[Records drawn from a dataset]
________________________________________
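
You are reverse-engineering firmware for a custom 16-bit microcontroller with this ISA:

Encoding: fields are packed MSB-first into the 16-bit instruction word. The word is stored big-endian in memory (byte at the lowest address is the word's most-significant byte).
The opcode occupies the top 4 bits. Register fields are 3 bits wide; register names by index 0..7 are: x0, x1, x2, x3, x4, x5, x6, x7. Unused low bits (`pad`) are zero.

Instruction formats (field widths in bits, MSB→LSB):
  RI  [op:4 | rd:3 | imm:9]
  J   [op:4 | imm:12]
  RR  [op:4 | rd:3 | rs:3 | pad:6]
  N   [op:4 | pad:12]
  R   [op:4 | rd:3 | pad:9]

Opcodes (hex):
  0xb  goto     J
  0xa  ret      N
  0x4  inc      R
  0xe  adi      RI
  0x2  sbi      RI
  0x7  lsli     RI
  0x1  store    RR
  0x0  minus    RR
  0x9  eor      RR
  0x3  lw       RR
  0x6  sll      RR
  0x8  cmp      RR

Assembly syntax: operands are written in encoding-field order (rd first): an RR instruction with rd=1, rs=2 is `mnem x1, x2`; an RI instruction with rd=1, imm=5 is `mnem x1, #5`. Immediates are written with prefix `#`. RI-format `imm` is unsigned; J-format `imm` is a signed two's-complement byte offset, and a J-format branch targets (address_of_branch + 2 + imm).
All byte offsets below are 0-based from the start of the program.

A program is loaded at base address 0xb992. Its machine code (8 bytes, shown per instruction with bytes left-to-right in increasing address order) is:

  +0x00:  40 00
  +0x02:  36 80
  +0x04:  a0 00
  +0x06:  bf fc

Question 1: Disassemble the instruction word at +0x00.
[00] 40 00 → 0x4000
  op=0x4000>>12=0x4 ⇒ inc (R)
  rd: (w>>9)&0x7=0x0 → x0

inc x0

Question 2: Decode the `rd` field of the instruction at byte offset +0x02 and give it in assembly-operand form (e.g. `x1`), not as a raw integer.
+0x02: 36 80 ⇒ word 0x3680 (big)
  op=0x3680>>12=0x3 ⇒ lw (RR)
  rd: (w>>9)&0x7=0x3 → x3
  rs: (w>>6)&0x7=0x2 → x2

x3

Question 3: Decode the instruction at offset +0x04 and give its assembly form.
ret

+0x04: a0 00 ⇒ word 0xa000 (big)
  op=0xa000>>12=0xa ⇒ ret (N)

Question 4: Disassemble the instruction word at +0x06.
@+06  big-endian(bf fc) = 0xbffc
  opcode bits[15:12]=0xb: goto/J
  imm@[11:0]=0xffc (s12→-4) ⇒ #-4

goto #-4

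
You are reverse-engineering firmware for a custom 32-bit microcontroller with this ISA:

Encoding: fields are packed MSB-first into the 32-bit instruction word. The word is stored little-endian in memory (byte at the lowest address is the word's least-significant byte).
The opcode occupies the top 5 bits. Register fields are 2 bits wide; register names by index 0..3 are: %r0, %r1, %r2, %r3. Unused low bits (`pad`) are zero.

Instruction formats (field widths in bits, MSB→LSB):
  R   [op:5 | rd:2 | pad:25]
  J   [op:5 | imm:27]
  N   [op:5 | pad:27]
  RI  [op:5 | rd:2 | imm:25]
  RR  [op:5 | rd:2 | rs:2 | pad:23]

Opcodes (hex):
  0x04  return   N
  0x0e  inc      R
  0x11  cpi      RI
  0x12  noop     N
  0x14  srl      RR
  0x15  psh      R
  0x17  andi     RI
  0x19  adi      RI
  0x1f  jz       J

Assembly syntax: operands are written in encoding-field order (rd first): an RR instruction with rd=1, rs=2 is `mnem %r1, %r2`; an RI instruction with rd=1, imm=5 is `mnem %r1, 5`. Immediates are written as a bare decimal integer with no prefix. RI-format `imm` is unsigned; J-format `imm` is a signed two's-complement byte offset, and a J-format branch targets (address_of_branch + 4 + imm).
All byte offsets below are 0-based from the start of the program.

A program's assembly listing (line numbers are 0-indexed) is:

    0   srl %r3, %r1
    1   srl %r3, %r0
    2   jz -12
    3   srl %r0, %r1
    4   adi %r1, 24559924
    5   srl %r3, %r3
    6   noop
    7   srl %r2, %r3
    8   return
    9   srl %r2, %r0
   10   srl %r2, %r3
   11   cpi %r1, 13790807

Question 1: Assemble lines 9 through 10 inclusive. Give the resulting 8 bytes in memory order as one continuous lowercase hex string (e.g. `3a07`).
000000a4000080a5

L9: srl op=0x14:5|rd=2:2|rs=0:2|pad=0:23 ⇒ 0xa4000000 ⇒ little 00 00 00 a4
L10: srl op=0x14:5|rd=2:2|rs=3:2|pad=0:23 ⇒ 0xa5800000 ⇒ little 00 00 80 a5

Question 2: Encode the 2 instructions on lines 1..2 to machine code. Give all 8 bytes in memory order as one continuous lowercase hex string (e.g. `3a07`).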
________________________________________
Problem description: The goal is a faithful transcription of every entry above.

Task solution:
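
You are reverse-engineering firmware for a custom 16-bit microcontroller with this ISA:

Encoding: fields are packed MSB-first into the 16-bit instruction word. The word is stored big-endian in memory (byte at the lowest address is the word's most-significant byte).
The opcode occupies the top 4 bits. Register fields are 3 bits wide; register names by index 0..7 are: x0, x1, x2, x3, x4, x5, x6, x7. Unused low bits (`pad`) are zero.

Instruction formats (field widths in bits, MSB→LSB):
  RI  [op:4 | rd:3 | imm:9]
  J   [op:4 | imm:12]
  RR  [op:4 | rd:3 | rs:3 | pad:6]
  N   [op:4 | pad:12]
  R   [op:4 | rd:3 | pad:9]

Opcodes (hex):
  0xb  goto     J
  0xa  ret      N
  0x4  inc      R
  0xe  adi      RI
  0x2  sbi      RI
  0x7  lsli     RI
  0x1  store    RR
  0x0  minus    RR
  0x9  eor      RR
  0x3  lw       RR
  0x6  sll      RR
  0x8  cmp      RR

Assembly syntax: operands are written in encoding-field order (rd first): an RR instruction with rd=1, rs=2 is `mnem x1, x2`; an RI instruction with rd=1, imm=5 is `mnem x1, #5`. Immediates are written with prefix `#`. RI-format `imm` is unsigned; J-format `imm` is a signed two's-complement byte offset, and a J-format branch targets (address_of_branch + 2 + imm).
All byte offsets below are 0-based from the start of the program.

A program is loaded at base address 0xb992. Its machine code (8 bytes, shown per instruction with bytes left-to-right in increasing address order) is:

  +0x00:  40 00
  +0x02:  36 80
  +0x04:  a0 00
  +0x06:  bf fc

Question 1: Disassemble the instruction word at +0x00.
[00] 40 00 → 0x4000
  op=0x4000>>12=0x4 ⇒ inc (R)
  rd: (w>>9)&0x7=0x0 → x0

inc x0

Question 2: Decode the `rd` field of the instruction at byte offset +0x02 and give it in assembly-operand form (e.g. `x1`), not as a raw integer.
+0x02: 36 80 ⇒ word 0x3680 (big)
  op=0x3680>>12=0x3 ⇒ lw (RR)
  rd: (w>>9)&0x7=0x3 → x3
  rs: (w>>6)&0x7=0x2 → x2

x3

Question 3: Decode the instruction at offset +0x04 and give its assembly form.
ret

+0x04: a0 00 ⇒ word 0xa000 (big)
  op=0xa000>>12=0xa ⇒ ret (N)

Question 4: Disassemble the instruction word at +0x06.
@+06  big-endian(bf fc) = 0xbffc
  opcode bits[15:12]=0xb: goto/J
  imm@[11:0]=0xffc (s12→-4) ⇒ #-4

goto #-4

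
You are reverse-engineering firmware for a custom 32-bit microcontroller with this ISA:

Encoding: fields are packed MSB-first into the 32-bit instruction word. The word is stored little-endian in memory (byte at the lowest address is the word's least-significant byte).
The opcode occupies the top 5 bits. Register fields are 2 bits wide; register names by index 0..3 are: %r0, %r1, %r2, %r3. Unused low bits (`pad`) are zero.

Instruction formats (field widths in bits, MSB→LSB):
  R   [op:5 | rd:2 | pad:25]
  J   [op:5 | imm:27]
  N   [op:5 | pad:27]
  RI  [op:5 | rd:2 | imm:25]
  RR  [op:5 | rd:2 | rs:2 | pad:23]

Opcodes (hex):
  0x04  return   N
  0x0e  inc      R
  0x11  cpi      RI
  0x12  noop     N
  0x14  srl      RR
  0x15  psh      R
  0x17  andi     RI
  0x19  adi      RI
  0x1f  jz       J

Assembly syntax: operands are written in encoding-field order (rd first): an RR instruction with rd=1, rs=2 is `mnem %r1, %r2`; an RI instruction with rd=1, imm=5 is `mnem %r1, 5`. Immediates are written as a bare decimal integer with no prefix. RI-format `imm` is unsigned; J-format `imm` is a signed two's-complement byte offset, and a J-format branch targets (address_of_branch + 4 + imm).
All byte offsets below are 0-based from the start of the program.

A program's assembly listing (line numbers are 0-indexed) is:

    0   srl %r3, %r1
    1   srl %r3, %r0
    2   jz -12
    3   srl %r0, %r1
    4   adi %r1, 24559924
    5   srl %r3, %r3
    6   noop
    7   srl %r2, %r3
    8   return
    9   srl %r2, %r0
   10   srl %r2, %r3
   11   cpi %r1, 13790807

Question 1: Assemble lines 9 through 10 inclusive. Give the resulting 8 bytes in memory order as one continuous lowercase hex string (e.g. `3a07`).
000000a4000080a5

L9: srl op=0x14:5|rd=2:2|rs=0:2|pad=0:23 ⇒ 0xa4000000 ⇒ little 00 00 00 a4
L10: srl op=0x14:5|rd=2:2|rs=3:2|pad=0:23 ⇒ 0xa5800000 ⇒ little 00 00 80 a5

Question 2: Encode the 2 instructions on lines 1..2 to machine code. Give all 8 bytes in memory order as one continuous lowercase hex string (e.g. `3a07`).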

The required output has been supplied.